Extracted data entries
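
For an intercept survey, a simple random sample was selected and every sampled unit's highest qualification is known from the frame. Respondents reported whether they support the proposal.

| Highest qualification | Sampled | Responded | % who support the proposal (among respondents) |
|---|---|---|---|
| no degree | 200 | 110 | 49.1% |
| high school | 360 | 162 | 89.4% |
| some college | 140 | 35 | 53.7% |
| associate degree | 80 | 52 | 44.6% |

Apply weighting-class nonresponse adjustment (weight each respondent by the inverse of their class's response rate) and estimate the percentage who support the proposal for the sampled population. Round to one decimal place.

Response rates by class: no degree 110/200 = 55%, high school 162/360 = 45%, some college 35/140 = 25%, associate degree 52/80 = 65%.
Each respondent's weight = sampled/responded in their class; summing within a class gives n_sampled, so:
  no degree: 200 × 49.1 = 9820
  high school: 360 × 89.4 = 32184
  some college: 140 × 53.7 = 7518
  associate degree: 80 × 44.6 = 3568
Adjusted estimate = 53,090 / 780 = 68.0641 → 68.1%.

68.1%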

== What is required ==
Provide an exact transcript of the lines from the one that holds "(among respondents) |" through the final line of the data above.

== Written solution ==
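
| Highest qualification | Sampled | Responded | % who support the proposal (among respondents) |
|---|---|---|---|
| no degree | 200 | 110 | 49.1% |
| high school | 360 | 162 | 89.4% |
| some college | 140 | 35 | 53.7% |
| associate degree | 80 | 52 | 44.6% |

Apply weighting-class nonresponse adjustment (weight each respondent by the inverse of their class's response rate) and estimate the percentage who support the proposal for the sampled population. Round to one decimal place.

Response rates by class: no degree 110/200 = 55%, high school 162/360 = 45%, some college 35/140 = 25%, associate degree 52/80 = 65%.
Each respondent's weight = sampled/responded in their class; summing within a class gives n_sampled, so:
  no degree: 200 × 49.1 = 9820
  high school: 360 × 89.4 = 32184
  some college: 140 × 53.7 = 7518
  associate degree: 80 × 44.6 = 3568
Adjusted estimate = 53,090 / 780 = 68.0641 → 68.1%.

68.1%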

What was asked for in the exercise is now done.